── Record extracts

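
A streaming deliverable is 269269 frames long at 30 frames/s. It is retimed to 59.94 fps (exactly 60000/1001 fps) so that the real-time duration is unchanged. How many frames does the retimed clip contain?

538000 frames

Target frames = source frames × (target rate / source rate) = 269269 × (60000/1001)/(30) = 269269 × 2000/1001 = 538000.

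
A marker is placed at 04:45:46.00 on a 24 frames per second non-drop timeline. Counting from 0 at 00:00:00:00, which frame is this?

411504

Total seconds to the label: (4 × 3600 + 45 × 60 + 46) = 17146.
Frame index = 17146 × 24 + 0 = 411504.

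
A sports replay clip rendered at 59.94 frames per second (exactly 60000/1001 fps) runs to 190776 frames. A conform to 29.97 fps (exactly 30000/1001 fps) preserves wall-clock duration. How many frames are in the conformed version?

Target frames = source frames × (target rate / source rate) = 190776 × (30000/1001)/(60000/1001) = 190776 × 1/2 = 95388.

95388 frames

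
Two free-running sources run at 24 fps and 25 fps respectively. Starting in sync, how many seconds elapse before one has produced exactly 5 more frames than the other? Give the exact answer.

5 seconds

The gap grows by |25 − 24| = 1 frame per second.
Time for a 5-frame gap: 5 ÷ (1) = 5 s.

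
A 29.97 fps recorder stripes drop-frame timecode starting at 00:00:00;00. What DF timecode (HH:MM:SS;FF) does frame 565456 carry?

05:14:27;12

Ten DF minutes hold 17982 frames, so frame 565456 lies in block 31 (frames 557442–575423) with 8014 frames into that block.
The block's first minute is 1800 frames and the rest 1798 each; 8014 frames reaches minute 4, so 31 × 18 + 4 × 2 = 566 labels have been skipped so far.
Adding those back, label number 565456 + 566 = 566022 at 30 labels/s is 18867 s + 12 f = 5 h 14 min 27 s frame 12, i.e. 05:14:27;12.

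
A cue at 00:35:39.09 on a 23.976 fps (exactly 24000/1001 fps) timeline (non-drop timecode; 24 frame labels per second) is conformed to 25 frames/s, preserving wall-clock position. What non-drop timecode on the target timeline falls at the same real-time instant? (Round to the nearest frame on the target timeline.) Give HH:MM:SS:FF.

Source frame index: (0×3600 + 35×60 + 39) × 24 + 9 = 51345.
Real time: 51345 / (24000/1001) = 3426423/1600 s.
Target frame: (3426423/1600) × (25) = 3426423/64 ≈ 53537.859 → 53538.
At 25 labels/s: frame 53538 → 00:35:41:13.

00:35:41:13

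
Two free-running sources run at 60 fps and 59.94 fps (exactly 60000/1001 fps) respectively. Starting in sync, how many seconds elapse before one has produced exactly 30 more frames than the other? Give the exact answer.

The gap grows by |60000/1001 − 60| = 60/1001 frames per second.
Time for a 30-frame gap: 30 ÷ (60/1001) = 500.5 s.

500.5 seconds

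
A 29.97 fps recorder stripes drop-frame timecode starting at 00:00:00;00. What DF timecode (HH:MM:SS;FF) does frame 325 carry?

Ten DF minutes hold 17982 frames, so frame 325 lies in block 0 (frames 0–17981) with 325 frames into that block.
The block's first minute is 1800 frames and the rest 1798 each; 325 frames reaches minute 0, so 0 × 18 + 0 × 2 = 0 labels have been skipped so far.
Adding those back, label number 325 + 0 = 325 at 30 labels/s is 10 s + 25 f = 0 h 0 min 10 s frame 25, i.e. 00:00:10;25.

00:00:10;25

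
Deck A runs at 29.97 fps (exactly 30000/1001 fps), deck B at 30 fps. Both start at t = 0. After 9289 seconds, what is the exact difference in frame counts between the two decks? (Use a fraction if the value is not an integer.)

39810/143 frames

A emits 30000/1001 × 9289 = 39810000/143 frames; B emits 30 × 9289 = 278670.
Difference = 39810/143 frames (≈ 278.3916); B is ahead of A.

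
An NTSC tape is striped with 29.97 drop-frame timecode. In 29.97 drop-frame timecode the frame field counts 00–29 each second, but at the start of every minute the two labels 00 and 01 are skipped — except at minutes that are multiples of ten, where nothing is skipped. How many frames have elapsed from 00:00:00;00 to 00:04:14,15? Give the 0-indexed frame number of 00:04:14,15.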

────

Task brief: Every line of the data must be reproduced exactly.

Solution for this exercise:
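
A streaming deliverable is 269269 frames long at 30 frames/s. It is retimed to 59.94 fps (exactly 60000/1001 fps) so that the real-time duration is unchanged. How many frames does the retimed clip contain?

538000 frames

Target frames = source frames × (target rate / source rate) = 269269 × (60000/1001)/(30) = 269269 × 2000/1001 = 538000.

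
A marker is placed at 04:45:46.00 on a 24 frames per second non-drop timeline. Counting from 0 at 00:00:00:00, which frame is this?

411504

Total seconds to the label: (4 × 3600 + 45 × 60 + 46) = 17146.
Frame index = 17146 × 24 + 0 = 411504.

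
A sports replay clip rendered at 59.94 frames per second (exactly 60000/1001 fps) runs to 190776 frames. A conform to 29.97 fps (exactly 30000/1001 fps) preserves wall-clock duration. How many frames are in the conformed version?

Target frames = source frames × (target rate / source rate) = 190776 × (30000/1001)/(60000/1001) = 190776 × 1/2 = 95388.

95388 frames

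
Two free-running sources run at 24 fps and 25 fps respectively. Starting in sync, how many seconds elapse before one has produced exactly 5 more frames than the other? Give the exact answer.

5 seconds

The gap grows by |25 − 24| = 1 frame per second.
Time for a 5-frame gap: 5 ÷ (1) = 5 s.

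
A 29.97 fps recorder stripes drop-frame timecode starting at 00:00:00;00. What DF timecode (HH:MM:SS;FF) does frame 565456 carry?

05:14:27;12

Ten DF minutes hold 17982 frames, so frame 565456 lies in block 31 (frames 557442–575423) with 8014 frames into that block.
The block's first minute is 1800 frames and the rest 1798 each; 8014 frames reaches minute 4, so 31 × 18 + 4 × 2 = 566 labels have been skipped so far.
Adding those back, label number 565456 + 566 = 566022 at 30 labels/s is 18867 s + 12 f = 5 h 14 min 27 s frame 12, i.e. 05:14:27;12.

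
A cue at 00:35:39.09 on a 23.976 fps (exactly 24000/1001 fps) timeline (non-drop timecode; 24 frame labels per second) is conformed to 25 frames/s, preserving wall-clock position. What non-drop timecode on the target timeline falls at the same real-time instant? (Round to the nearest frame on the target timeline.) Give HH:MM:SS:FF.

Source frame index: (0×3600 + 35×60 + 39) × 24 + 9 = 51345.
Real time: 51345 / (24000/1001) = 3426423/1600 s.
Target frame: (3426423/1600) × (25) = 3426423/64 ≈ 53537.859 → 53538.
At 25 labels/s: frame 53538 → 00:35:41:13.

00:35:41:13

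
Two free-running sources run at 60 fps and 59.94 fps (exactly 60000/1001 fps) respectively. Starting in sync, how many seconds elapse before one has produced exactly 30 more frames than the other? Give the exact answer.

The gap grows by |60000/1001 − 60| = 60/1001 frames per second.
Time for a 30-frame gap: 30 ÷ (60/1001) = 500.5 s.

500.5 seconds

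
A 29.97 fps recorder stripes drop-frame timecode starting at 00:00:00;00. What DF timecode (HH:MM:SS;FF) does frame 325 carry?

Ten DF minutes hold 17982 frames, so frame 325 lies in block 0 (frames 0–17981) with 325 frames into that block.
The block's first minute is 1800 frames and the rest 1798 each; 325 frames reaches minute 0, so 0 × 18 + 0 × 2 = 0 labels have been skipped so far.
Adding those back, label number 325 + 0 = 325 at 30 labels/s is 10 s + 25 f = 0 h 0 min 10 s frame 25, i.e. 00:00:10;25.

00:00:10;25

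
Deck A runs at 29.97 fps (exactly 30000/1001 fps), deck B at 30 fps. Both start at t = 0. After 9289 seconds, what is the exact difference in frame counts between the two decks? (Use a fraction if the value is not an integer.)

39810/143 frames

A emits 30000/1001 × 9289 = 39810000/143 frames; B emits 30 × 9289 = 278670.
Difference = 39810/143 frames (≈ 278.3916); B is ahead of A.

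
An NTSC tape is striped with 29.97 drop-frame timecode. In 29.97 drop-frame timecode the frame field counts 00–29 each second, but at the start of every minute the two labels 00 and 01 are skipped — except at minutes that are multiples of ten, where nothing is skipped. How many frames have elapsed from 00:00:00;00 to 00:04:14,15? Give the 0-indexed frame number of 00:04:14,15.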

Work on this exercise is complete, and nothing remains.